=== Extracted data ===
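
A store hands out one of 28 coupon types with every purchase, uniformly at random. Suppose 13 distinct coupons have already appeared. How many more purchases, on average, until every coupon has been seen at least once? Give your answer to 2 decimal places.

With k distinct coupons already seen, the next new one takes an expected 28/(28-k) purchases.
Sum over k = 13,...,27: E = 28/15 + 28/14 + 28/13 + ... + 28/2 + 28/1 = 92.910.

92.91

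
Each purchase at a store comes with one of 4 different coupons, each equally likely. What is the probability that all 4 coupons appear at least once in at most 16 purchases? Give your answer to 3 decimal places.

Let A_i be the event that coupon i is missing after 16 purchases. By inclusion–exclusion on the A_i,
P(all seen) = Σ_{j=0}^{4} (-1)^j C(4,j)((4-j)/4)^16
= 1.0000 - 0.0401 + 0.0001 - 0.0000 + 0.0000
= 0.9600.

0.960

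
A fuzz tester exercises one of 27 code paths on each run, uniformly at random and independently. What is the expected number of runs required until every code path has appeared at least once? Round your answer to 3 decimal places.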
===
▶ **Your instructions**
The entries above need to be repeated in full, exactly as written.

▶ **Solution for this exercise**
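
A store hands out one of 28 coupon types with every purchase, uniformly at random. Suppose 13 distinct coupons have already appeared. How many more purchases, on average, until every coupon has been seen at least once? Give your answer to 2 decimal places.

With k distinct coupons already seen, the next new one takes an expected 28/(28-k) purchases.
Sum over k = 13,...,27: E = 28/15 + 28/14 + 28/13 + ... + 28/2 + 28/1 = 92.910.

92.91

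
Each purchase at a store comes with one of 4 different coupons, each equally likely. What is the probability that all 4 coupons appear at least once in at most 16 purchases? Give your answer to 3 decimal places.

Let A_i be the event that coupon i is missing after 16 purchases. By inclusion–exclusion on the A_i,
P(all seen) = Σ_{j=0}^{4} (-1)^j C(4,j)((4-j)/4)^16
= 1.0000 - 0.0401 + 0.0001 - 0.0000 + 0.0000
= 0.9600.

0.960

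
A fuzz tester exercises one of 27 code paths on each run, uniformly at random and independently. What is the expected number of runs required until every code path has appeared at least once? Round your answer to 3 decimal places.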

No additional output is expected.